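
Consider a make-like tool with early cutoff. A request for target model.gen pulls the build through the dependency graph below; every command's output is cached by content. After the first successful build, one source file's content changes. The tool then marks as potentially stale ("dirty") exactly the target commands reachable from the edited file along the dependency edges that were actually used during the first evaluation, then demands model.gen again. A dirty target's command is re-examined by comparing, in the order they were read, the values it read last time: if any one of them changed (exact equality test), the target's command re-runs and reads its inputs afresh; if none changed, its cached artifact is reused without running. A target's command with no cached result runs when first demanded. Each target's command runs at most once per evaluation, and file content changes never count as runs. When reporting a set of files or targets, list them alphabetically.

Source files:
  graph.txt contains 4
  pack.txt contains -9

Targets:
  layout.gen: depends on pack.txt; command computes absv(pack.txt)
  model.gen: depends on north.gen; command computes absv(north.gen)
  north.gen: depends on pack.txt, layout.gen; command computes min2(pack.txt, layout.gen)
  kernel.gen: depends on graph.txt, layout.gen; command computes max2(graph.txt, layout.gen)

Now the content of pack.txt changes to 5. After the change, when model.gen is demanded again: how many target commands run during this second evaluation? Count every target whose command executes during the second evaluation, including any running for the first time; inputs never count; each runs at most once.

First demand of the output computes:
  layout.gen = absv(-9) = 9
  north.gen = min2(-9, 9) = -9
  model.gen = absv(-9) = 9

After the edit, cleaning proceeds:
  layout.gen: a read changed (pack.txt -9->5) — executes, giving 5.
  north.gen: a read changed (pack.txt -9->5; layout.gen 9->5) — executes, giving 5.
  model.gen: a read changed (north.gen -9->5) — executes, giving 5.

3 target commands run: layout.gen, model.gen, north.gen.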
· · · · ·
### Task goal
An identical copy of the entries above is the expected result.

### Exercise response
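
Consider a make-like tool with early cutoff. A request for target model.gen pulls the build through the dependency graph below; every command's output is cached by content. After the first successful build, one source file's content changes. The tool then marks as potentially stale ("dirty") exactly the target commands reachable from the edited file along the dependency edges that were actually used during the first evaluation, then demands model.gen again. A dirty target's command is re-examined by comparing, in the order they were read, the values it read last time: if any one of them changed (exact equality test), the target's command re-runs and reads its inputs afresh; if none changed, its cached artifact is reused without running. A target's command with no cached result runs when first demanded. Each target's command runs at most once per evaluation, and file content changes never count as runs. When reporting a set of files or targets, list them alphabetically.

Source files:
  graph.txt contains 4
  pack.txt contains -9

Targets:
  layout.gen: depends on pack.txt; command computes absv(pack.txt)
  model.gen: depends on north.gen; command computes absv(north.gen)
  north.gen: depends on pack.txt, layout.gen; command computes min2(pack.txt, layout.gen)
  kernel.gen: depends on graph.txt, layout.gen; command computes max2(graph.txt, layout.gen)

Now the content of pack.txt changes to 5. After the change, when model.gen is demanded again: how many target commands run during this second evaluation? Count every target whose command executes during the second evaluation, including any running for the first time; inputs never count; each runs at most once.

First demand of the output computes:
  layout.gen = absv(-9) = 9
  north.gen = min2(-9, 9) = -9
  model.gen = absv(-9) = 9

After the edit, cleaning proceeds:
  layout.gen: a read changed (pack.txt -9->5) — executes, giving 5.
  north.gen: a read changed (pack.txt -9->5; layout.gen 9->5) — executes, giving 5.
  model.gen: a read changed (north.gen -9->5) — executes, giving 5.

3 target commands run: layout.gen, model.gen, north.gen.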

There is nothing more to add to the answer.